** Opening Exercise input block **

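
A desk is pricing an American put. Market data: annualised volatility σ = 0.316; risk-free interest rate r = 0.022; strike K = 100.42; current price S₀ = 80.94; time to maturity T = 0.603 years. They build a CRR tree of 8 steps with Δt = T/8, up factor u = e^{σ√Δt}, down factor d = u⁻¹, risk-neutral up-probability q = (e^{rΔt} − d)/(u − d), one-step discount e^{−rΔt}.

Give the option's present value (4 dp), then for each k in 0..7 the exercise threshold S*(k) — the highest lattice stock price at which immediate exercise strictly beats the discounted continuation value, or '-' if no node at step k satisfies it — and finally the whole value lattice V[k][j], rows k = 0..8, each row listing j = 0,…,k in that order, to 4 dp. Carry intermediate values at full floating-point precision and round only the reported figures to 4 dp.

price = 21.1215
boundary = - - 68.0468 62.3921 68.0468 74.2139 80.9400 88.2757
tree:
21.1215
26.5519 15.4931
32.3732 20.5317 10.2568
38.0279 26.2771 14.5707 5.7634
43.2126 32.3732 19.9673 8.9555 2.4323
47.9665 38.0279 26.2061 13.4865 4.2297 0.5538
52.3254 43.2126 32.3732 19.4800 7.2410 1.0832 0.0000
56.3220 47.9665 38.0279 26.2061 12.1443 2.1186 0.0000 0.0000
59.9865 52.3254 43.2126 32.3732 19.4800 4.1438 0.0000 0.0000 0.0000

Δt=0.07537  u=1.09063  d=0.91690  q=0.48788  discount=0.99834
step 8 (expiry): payoffs max(K−S,0) = 59.9865 52.3254 43.2126 32.3732 19.4800 4.1438 0.0000 0.0000 0.0000
step 7: (k=7,j=0): S=44.0980, (K−S)⁺=56.3220, hold=56.1556 ⇒ V=56.3220 exercise | (k=7,j=1): S=52.4535, (K−S)⁺=47.9665, hold=47.8001 ⇒ V=47.9665 exercise | (k=7,j=2): S=62.3921, (K−S)⁺=38.0279, hold=37.8615 ⇒ V=38.0279 exercise | (k=7,j=3): S=74.2139, (K−S)⁺=26.2061, hold=26.0397 ⇒ V=26.2061 exercise | (k=7,j=4): S=88.2757, (K−S)⁺=12.1443, hold=11.9780 ⇒ V=12.1443 exercise | (k=7,j=5): S=105.0017, (K−S)⁺=0.0000, hold=2.1186 ⇒ V=2.1186 continue | (k=7,j=6): S=124.8970, (K−S)⁺=0.0000, hold=0.0000 ⇒ V=0.0000 continue | (k=7,j=7): S=148.5619, (K−S)⁺=0.0000, hold=0.0000 ⇒ V=0.0000 continue  boundary S*=88.2757
step 6: (k=6,j=0): S=48.0946, (K−S)⁺=52.3254, hold=52.1590 ⇒ V=52.3254 exercise | (k=6,j=1): S=57.2074, (K−S)⁺=43.2126, hold=43.0462 ⇒ V=43.2126 exercise | (k=6,j=2): S=68.0468, (K−S)⁺=32.3732, hold=32.2068 ⇒ V=32.3732 exercise | (k=6,j=3): S=80.9400, (K−S)⁺=19.4800, hold=19.3136 ⇒ V=19.4800 exercise | (k=6,j=4): S=96.2762, (K−S)⁺=4.1438, hold=7.2410 ⇒ V=7.2410 continue | (k=6,j=5): S=114.5181, (K−S)⁺=0.0000, hold=1.0832 ⇒ V=1.0832 continue | (k=6,j=6): S=136.2165, (K−S)⁺=0.0000, hold=0.0000 ⇒ V=0.0000 continue  boundary S*=80.9400
step 5: (k=5,j=0): S=52.4535, (K−S)⁺=47.9665, hold=47.8001 ⇒ V=47.9665 exercise | (k=5,j=1): S=62.3921, (K−S)⁺=38.0279, hold=37.8615 ⇒ V=38.0279 exercise | (k=5,j=2): S=74.2139, (K−S)⁺=26.2061, hold=26.0397 ⇒ V=26.2061 exercise | (k=5,j=3): S=88.2757, (K−S)⁺=12.1443, hold=13.4865 ⇒ V=13.4865 continue | (k=5,j=4): S=105.0017, (K−S)⁺=0.0000, hold=4.2297 ⇒ V=4.2297 continue | (k=5,j=5): S=124.8970, (K−S)⁺=0.0000, hold=0.5538 ⇒ V=0.5538 continue  boundary S*=74.2139
step 4: (k=4,j=0): S=57.2074, (K−S)⁺=43.2126, hold=43.0462 ⇒ V=43.2126 exercise | (k=4,j=1): S=68.0468, (K−S)⁺=32.3732, hold=32.2068 ⇒ V=32.3732 exercise | (k=4,j=2): S=80.9400, (K−S)⁺=19.4800, hold=19.9673 ⇒ V=19.9673 continue | (k=4,j=3): S=96.2762, (K−S)⁺=4.1438, hold=8.9555 ⇒ V=8.9555 continue | (k=4,j=4): S=114.5181, (K−S)⁺=0.0000, hold=2.4323 ⇒ V=2.4323 continue  boundary S*=68.0468
step 3: (k=3,j=0): S=62.3921, (K−S)⁺=38.0279, hold=37.8615 ⇒ V=38.0279 exercise | (k=3,j=1): S=74.2139, (K−S)⁺=26.2061, hold=26.2771 ⇒ V=26.2771 continue | (k=3,j=2): S=88.2757, (K−S)⁺=12.1443, hold=14.5707 ⇒ V=14.5707 continue | (k=3,j=3): S=105.0017, (K−S)⁺=0.0000, hold=5.7634 ⇒ V=5.7634 continue  boundary S*=62.3921
step 2: (k=2,j=0): S=68.0468, (K−S)⁺=32.3732, hold=32.2414 ⇒ V=32.3732 exercise | (k=2,j=1): S=80.9400, (K−S)⁺=19.4800, hold=20.5317 ⇒ V=20.5317 continue | (k=2,j=2): S=96.2762, (K−S)⁺=4.1438, hold=10.2568 ⇒ V=10.2568 continue  boundary S*=68.0468
step 1: (k=1,j=0): S=74.2139, (K−S)⁺=26.2061, hold=26.5519 ⇒ V=26.5519 continue | (k=1,j=1): S=88.2757, (K−S)⁺=12.1443, hold=15.4931 ⇒ V=15.4931 continue  boundary S*=-
step 0: (k=0,j=0): S=80.9400, (K−S)⁺=19.4800, hold=21.1215 ⇒ V=21.1215 continue  boundary S*=-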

** Closing Exercise input block **

Work request: Once the listing above has been read, restate it exactly.

Reply:
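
A desk is pricing an American put. Market data: annualised volatility σ = 0.316; risk-free interest rate r = 0.022; strike K = 100.42; current price S₀ = 80.94; time to maturity T = 0.603 years. They build a CRR tree of 8 steps with Δt = T/8, up factor u = e^{σ√Δt}, down factor d = u⁻¹, risk-neutral up-probability q = (e^{rΔt} − d)/(u − d), one-step discount e^{−rΔt}.

Give the option's present value (4 dp), then for each k in 0..7 the exercise threshold S*(k) — the highest lattice stock price at which immediate exercise strictly beats the discounted continuation value, or '-' if no node at step k satisfies it — and finally the whole value lattice V[k][j], rows k = 0..8, each row listing j = 0,…,k in that order, to 4 dp. Carry intermediate values at full floating-point precision and round only the reported figures to 4 dp.

price = 21.1215
boundary = - - 68.0468 62.3921 68.0468 74.2139 80.9400 88.2757
tree:
21.1215
26.5519 15.4931
32.3732 20.5317 10.2568
38.0279 26.2771 14.5707 5.7634
43.2126 32.3732 19.9673 8.9555 2.4323
47.9665 38.0279 26.2061 13.4865 4.2297 0.5538
52.3254 43.2126 32.3732 19.4800 7.2410 1.0832 0.0000
56.3220 47.9665 38.0279 26.2061 12.1443 2.1186 0.0000 0.0000
59.9865 52.3254 43.2126 32.3732 19.4800 4.1438 0.0000 0.0000 0.0000

Δt=0.07537  u=1.09063  d=0.91690  q=0.48788  discount=0.99834
step 8 (expiry): payoffs max(K−S,0) = 59.9865 52.3254 43.2126 32.3732 19.4800 4.1438 0.0000 0.0000 0.0000
step 7: (k=7,j=0): S=44.0980, (K−S)⁺=56.3220, hold=56.1556 ⇒ V=56.3220 exercise | (k=7,j=1): S=52.4535, (K−S)⁺=47.9665, hold=47.8001 ⇒ V=47.9665 exercise | (k=7,j=2): S=62.3921, (K−S)⁺=38.0279, hold=37.8615 ⇒ V=38.0279 exercise | (k=7,j=3): S=74.2139, (K−S)⁺=26.2061, hold=26.0397 ⇒ V=26.2061 exercise | (k=7,j=4): S=88.2757, (K−S)⁺=12.1443, hold=11.9780 ⇒ V=12.1443 exercise | (k=7,j=5): S=105.0017, (K−S)⁺=0.0000, hold=2.1186 ⇒ V=2.1186 continue | (k=7,j=6): S=124.8970, (K−S)⁺=0.0000, hold=0.0000 ⇒ V=0.0000 continue | (k=7,j=7): S=148.5619, (K−S)⁺=0.0000, hold=0.0000 ⇒ V=0.0000 continue  boundary S*=88.2757
step 6: (k=6,j=0): S=48.0946, (K−S)⁺=52.3254, hold=52.1590 ⇒ V=52.3254 exercise | (k=6,j=1): S=57.2074, (K−S)⁺=43.2126, hold=43.0462 ⇒ V=43.2126 exercise | (k=6,j=2): S=68.0468, (K−S)⁺=32.3732, hold=32.2068 ⇒ V=32.3732 exercise | (k=6,j=3): S=80.9400, (K−S)⁺=19.4800, hold=19.3136 ⇒ V=19.4800 exercise | (k=6,j=4): S=96.2762, (K−S)⁺=4.1438, hold=7.2410 ⇒ V=7.2410 continue | (k=6,j=5): S=114.5181, (K−S)⁺=0.0000, hold=1.0832 ⇒ V=1.0832 continue | (k=6,j=6): S=136.2165, (K−S)⁺=0.0000, hold=0.0000 ⇒ V=0.0000 continue  boundary S*=80.9400
step 5: (k=5,j=0): S=52.4535, (K−S)⁺=47.9665, hold=47.8001 ⇒ V=47.9665 exercise | (k=5,j=1): S=62.3921, (K−S)⁺=38.0279, hold=37.8615 ⇒ V=38.0279 exercise | (k=5,j=2): S=74.2139, (K−S)⁺=26.2061, hold=26.0397 ⇒ V=26.2061 exercise | (k=5,j=3): S=88.2757, (K−S)⁺=12.1443, hold=13.4865 ⇒ V=13.4865 continue | (k=5,j=4): S=105.0017, (K−S)⁺=0.0000, hold=4.2297 ⇒ V=4.2297 continue | (k=5,j=5): S=124.8970, (K−S)⁺=0.0000, hold=0.5538 ⇒ V=0.5538 continue  boundary S*=74.2139
step 4: (k=4,j=0): S=57.2074, (K−S)⁺=43.2126, hold=43.0462 ⇒ V=43.2126 exercise | (k=4,j=1): S=68.0468, (K−S)⁺=32.3732, hold=32.2068 ⇒ V=32.3732 exercise | (k=4,j=2): S=80.9400, (K−S)⁺=19.4800, hold=19.9673 ⇒ V=19.9673 continue | (k=4,j=3): S=96.2762, (K−S)⁺=4.1438, hold=8.9555 ⇒ V=8.9555 continue | (k=4,j=4): S=114.5181, (K−S)⁺=0.0000, hold=2.4323 ⇒ V=2.4323 continue  boundary S*=68.0468
step 3: (k=3,j=0): S=62.3921, (K−S)⁺=38.0279, hold=37.8615 ⇒ V=38.0279 exercise | (k=3,j=1): S=74.2139, (K−S)⁺=26.2061, hold=26.2771 ⇒ V=26.2771 continue | (k=3,j=2): S=88.2757, (K−S)⁺=12.1443, hold=14.5707 ⇒ V=14.5707 continue | (k=3,j=3): S=105.0017, (K−S)⁺=0.0000, hold=5.7634 ⇒ V=5.7634 continue  boundary S*=62.3921
step 2: (k=2,j=0): S=68.0468, (K−S)⁺=32.3732, hold=32.2414 ⇒ V=32.3732 exercise | (k=2,j=1): S=80.9400, (K−S)⁺=19.4800, hold=20.5317 ⇒ V=20.5317 continue | (k=2,j=2): S=96.2762, (K−S)⁺=4.1438, hold=10.2568 ⇒ V=10.2568 continue  boundary S*=68.0468
step 1: (k=1,j=0): S=74.2139, (K−S)⁺=26.2061, hold=26.5519 ⇒ V=26.5519 continue | (k=1,j=1): S=88.2757, (K−S)⁺=12.1443, hold=15.4931 ⇒ V=15.4931 continue  boundary S*=-
step 0: (k=0,j=0): S=80.9400, (K−S)⁺=19.4800, hold=21.1215 ⇒ V=21.1215 continue  boundary S*=-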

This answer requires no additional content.